**THE PROBLEM**
Your answer must be an exact copy of every record below.

**MATERIAL FOR THIS TASK**
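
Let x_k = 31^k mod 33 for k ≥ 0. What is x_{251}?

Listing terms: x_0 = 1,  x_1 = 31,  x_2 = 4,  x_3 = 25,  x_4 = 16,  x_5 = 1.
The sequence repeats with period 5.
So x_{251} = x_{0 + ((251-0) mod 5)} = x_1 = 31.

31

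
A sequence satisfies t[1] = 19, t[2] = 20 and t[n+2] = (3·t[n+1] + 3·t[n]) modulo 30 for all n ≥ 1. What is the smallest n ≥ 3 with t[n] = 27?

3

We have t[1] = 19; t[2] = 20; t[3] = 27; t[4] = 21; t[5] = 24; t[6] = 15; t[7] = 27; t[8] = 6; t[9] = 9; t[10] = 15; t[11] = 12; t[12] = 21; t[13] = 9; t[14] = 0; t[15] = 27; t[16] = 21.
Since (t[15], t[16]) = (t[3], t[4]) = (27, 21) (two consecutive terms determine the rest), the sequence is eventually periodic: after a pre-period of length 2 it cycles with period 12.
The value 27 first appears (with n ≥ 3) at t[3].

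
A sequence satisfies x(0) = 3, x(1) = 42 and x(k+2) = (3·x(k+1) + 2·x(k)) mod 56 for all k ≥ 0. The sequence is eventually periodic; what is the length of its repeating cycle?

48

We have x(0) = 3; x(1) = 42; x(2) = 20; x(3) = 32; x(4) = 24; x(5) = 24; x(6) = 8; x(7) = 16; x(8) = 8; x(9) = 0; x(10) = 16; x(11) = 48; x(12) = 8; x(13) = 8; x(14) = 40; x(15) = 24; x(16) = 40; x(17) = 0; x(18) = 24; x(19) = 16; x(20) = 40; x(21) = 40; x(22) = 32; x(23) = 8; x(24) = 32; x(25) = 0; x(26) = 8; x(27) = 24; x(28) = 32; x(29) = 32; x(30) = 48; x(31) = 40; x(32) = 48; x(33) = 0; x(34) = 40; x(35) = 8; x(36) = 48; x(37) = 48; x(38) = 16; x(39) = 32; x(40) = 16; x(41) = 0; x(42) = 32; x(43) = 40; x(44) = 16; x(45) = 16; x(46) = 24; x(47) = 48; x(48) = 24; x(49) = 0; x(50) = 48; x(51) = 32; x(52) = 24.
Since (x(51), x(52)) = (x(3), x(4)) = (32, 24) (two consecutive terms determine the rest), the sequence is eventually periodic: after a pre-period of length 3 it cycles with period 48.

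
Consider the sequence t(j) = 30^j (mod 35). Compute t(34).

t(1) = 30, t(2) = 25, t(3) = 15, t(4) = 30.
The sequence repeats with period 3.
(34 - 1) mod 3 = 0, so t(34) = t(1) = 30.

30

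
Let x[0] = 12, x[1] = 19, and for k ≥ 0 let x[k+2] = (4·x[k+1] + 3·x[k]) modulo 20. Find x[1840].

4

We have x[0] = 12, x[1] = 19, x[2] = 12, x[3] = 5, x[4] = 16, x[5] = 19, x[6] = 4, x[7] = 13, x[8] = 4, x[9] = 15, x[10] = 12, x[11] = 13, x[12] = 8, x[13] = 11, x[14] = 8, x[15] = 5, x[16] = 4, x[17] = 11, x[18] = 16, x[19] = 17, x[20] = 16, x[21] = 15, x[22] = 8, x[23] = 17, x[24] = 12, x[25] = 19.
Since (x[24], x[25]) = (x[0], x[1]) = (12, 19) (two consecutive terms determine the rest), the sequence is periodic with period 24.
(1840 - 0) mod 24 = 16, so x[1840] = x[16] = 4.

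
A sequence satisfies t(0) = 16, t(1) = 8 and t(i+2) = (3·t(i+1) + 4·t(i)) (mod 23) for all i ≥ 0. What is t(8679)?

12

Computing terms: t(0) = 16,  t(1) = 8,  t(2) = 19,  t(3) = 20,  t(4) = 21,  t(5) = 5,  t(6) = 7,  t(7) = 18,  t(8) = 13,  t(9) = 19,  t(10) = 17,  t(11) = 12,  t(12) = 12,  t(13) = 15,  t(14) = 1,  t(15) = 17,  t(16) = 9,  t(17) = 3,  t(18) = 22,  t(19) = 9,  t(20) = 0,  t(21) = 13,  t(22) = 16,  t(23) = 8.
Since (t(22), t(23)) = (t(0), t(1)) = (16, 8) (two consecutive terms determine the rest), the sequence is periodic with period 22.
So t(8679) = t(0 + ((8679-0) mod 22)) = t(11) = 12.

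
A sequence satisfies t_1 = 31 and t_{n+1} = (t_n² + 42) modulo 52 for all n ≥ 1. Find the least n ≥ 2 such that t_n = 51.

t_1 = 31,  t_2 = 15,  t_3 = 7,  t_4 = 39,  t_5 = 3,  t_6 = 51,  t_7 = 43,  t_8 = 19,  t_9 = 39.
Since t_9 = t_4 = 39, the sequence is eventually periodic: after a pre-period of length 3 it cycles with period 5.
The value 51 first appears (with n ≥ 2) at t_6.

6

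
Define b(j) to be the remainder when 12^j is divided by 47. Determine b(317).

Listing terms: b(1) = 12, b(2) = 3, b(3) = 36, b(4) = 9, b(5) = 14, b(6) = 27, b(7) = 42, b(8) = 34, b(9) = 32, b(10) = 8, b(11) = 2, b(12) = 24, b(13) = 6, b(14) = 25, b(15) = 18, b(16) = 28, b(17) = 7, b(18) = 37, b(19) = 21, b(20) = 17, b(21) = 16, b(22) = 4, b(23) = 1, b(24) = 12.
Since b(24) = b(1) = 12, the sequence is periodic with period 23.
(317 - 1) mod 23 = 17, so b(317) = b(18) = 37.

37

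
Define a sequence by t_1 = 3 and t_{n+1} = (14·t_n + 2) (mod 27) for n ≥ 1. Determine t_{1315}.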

**RESULT OF THE EXERCISE**
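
Let x_k = 31^k mod 33 for k ≥ 0. What is x_{251}?

Listing terms: x_0 = 1,  x_1 = 31,  x_2 = 4,  x_3 = 25,  x_4 = 16,  x_5 = 1.
The sequence repeats with period 5.
So x_{251} = x_{0 + ((251-0) mod 5)} = x_1 = 31.

31

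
A sequence satisfies t[1] = 19, t[2] = 20 and t[n+2] = (3·t[n+1] + 3·t[n]) modulo 30 for all n ≥ 1. What is the smallest n ≥ 3 with t[n] = 27?

3

We have t[1] = 19; t[2] = 20; t[3] = 27; t[4] = 21; t[5] = 24; t[6] = 15; t[7] = 27; t[8] = 6; t[9] = 9; t[10] = 15; t[11] = 12; t[12] = 21; t[13] = 9; t[14] = 0; t[15] = 27; t[16] = 21.
Since (t[15], t[16]) = (t[3], t[4]) = (27, 21) (two consecutive terms determine the rest), the sequence is eventually periodic: after a pre-period of length 2 it cycles with period 12.
The value 27 first appears (with n ≥ 3) at t[3].

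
A sequence satisfies x(0) = 3, x(1) = 42 and x(k+2) = (3·x(k+1) + 2·x(k)) mod 56 for all k ≥ 0. The sequence is eventually periodic; what is the length of its repeating cycle?

48

We have x(0) = 3; x(1) = 42; x(2) = 20; x(3) = 32; x(4) = 24; x(5) = 24; x(6) = 8; x(7) = 16; x(8) = 8; x(9) = 0; x(10) = 16; x(11) = 48; x(12) = 8; x(13) = 8; x(14) = 40; x(15) = 24; x(16) = 40; x(17) = 0; x(18) = 24; x(19) = 16; x(20) = 40; x(21) = 40; x(22) = 32; x(23) = 8; x(24) = 32; x(25) = 0; x(26) = 8; x(27) = 24; x(28) = 32; x(29) = 32; x(30) = 48; x(31) = 40; x(32) = 48; x(33) = 0; x(34) = 40; x(35) = 8; x(36) = 48; x(37) = 48; x(38) = 16; x(39) = 32; x(40) = 16; x(41) = 0; x(42) = 32; x(43) = 40; x(44) = 16; x(45) = 16; x(46) = 24; x(47) = 48; x(48) = 24; x(49) = 0; x(50) = 48; x(51) = 32; x(52) = 24.
Since (x(51), x(52)) = (x(3), x(4)) = (32, 24) (two consecutive terms determine the rest), the sequence is eventually periodic: after a pre-period of length 3 it cycles with period 48.

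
Consider the sequence t(j) = 30^j (mod 35). Compute t(34).

t(1) = 30, t(2) = 25, t(3) = 15, t(4) = 30.
The sequence repeats with period 3.
(34 - 1) mod 3 = 0, so t(34) = t(1) = 30.

30

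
Let x[0] = 12, x[1] = 19, and for k ≥ 0 let x[k+2] = (4·x[k+1] + 3·x[k]) modulo 20. Find x[1840].

4

We have x[0] = 12, x[1] = 19, x[2] = 12, x[3] = 5, x[4] = 16, x[5] = 19, x[6] = 4, x[7] = 13, x[8] = 4, x[9] = 15, x[10] = 12, x[11] = 13, x[12] = 8, x[13] = 11, x[14] = 8, x[15] = 5, x[16] = 4, x[17] = 11, x[18] = 16, x[19] = 17, x[20] = 16, x[21] = 15, x[22] = 8, x[23] = 17, x[24] = 12, x[25] = 19.
Since (x[24], x[25]) = (x[0], x[1]) = (12, 19) (two consecutive terms determine the rest), the sequence is periodic with period 24.
(1840 - 0) mod 24 = 16, so x[1840] = x[16] = 4.

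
A sequence satisfies t(0) = 16, t(1) = 8 and t(i+2) = (3·t(i+1) + 4·t(i)) (mod 23) for all i ≥ 0. What is t(8679)?

12

Computing terms: t(0) = 16,  t(1) = 8,  t(2) = 19,  t(3) = 20,  t(4) = 21,  t(5) = 5,  t(6) = 7,  t(7) = 18,  t(8) = 13,  t(9) = 19,  t(10) = 17,  t(11) = 12,  t(12) = 12,  t(13) = 15,  t(14) = 1,  t(15) = 17,  t(16) = 9,  t(17) = 3,  t(18) = 22,  t(19) = 9,  t(20) = 0,  t(21) = 13,  t(22) = 16,  t(23) = 8.
Since (t(22), t(23)) = (t(0), t(1)) = (16, 8) (two consecutive terms determine the rest), the sequence is periodic with period 22.
So t(8679) = t(0 + ((8679-0) mod 22)) = t(11) = 12.

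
A sequence satisfies t_1 = 31 and t_{n+1} = (t_n² + 42) modulo 52 for all n ≥ 1. Find the least n ≥ 2 such that t_n = 51.

t_1 = 31,  t_2 = 15,  t_3 = 7,  t_4 = 39,  t_5 = 3,  t_6 = 51,  t_7 = 43,  t_8 = 19,  t_9 = 39.
Since t_9 = t_4 = 39, the sequence is eventually periodic: after a pre-period of length 3 it cycles with period 5.
The value 51 first appears (with n ≥ 2) at t_6.

6

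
Define b(j) to be the remainder when 12^j is divided by 47. Determine b(317).

Listing terms: b(1) = 12, b(2) = 3, b(3) = 36, b(4) = 9, b(5) = 14, b(6) = 27, b(7) = 42, b(8) = 34, b(9) = 32, b(10) = 8, b(11) = 2, b(12) = 24, b(13) = 6, b(14) = 25, b(15) = 18, b(16) = 28, b(17) = 7, b(18) = 37, b(19) = 21, b(20) = 17, b(21) = 16, b(22) = 4, b(23) = 1, b(24) = 12.
Since b(24) = b(1) = 12, the sequence is periodic with period 23.
(317 - 1) mod 23 = 17, so b(317) = b(18) = 37.

37

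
Define a sequence by t_1 = 3 and t_{n+1} = (14·t_n + 2) (mod 27) for n ≥ 1. Determine t_{1315}.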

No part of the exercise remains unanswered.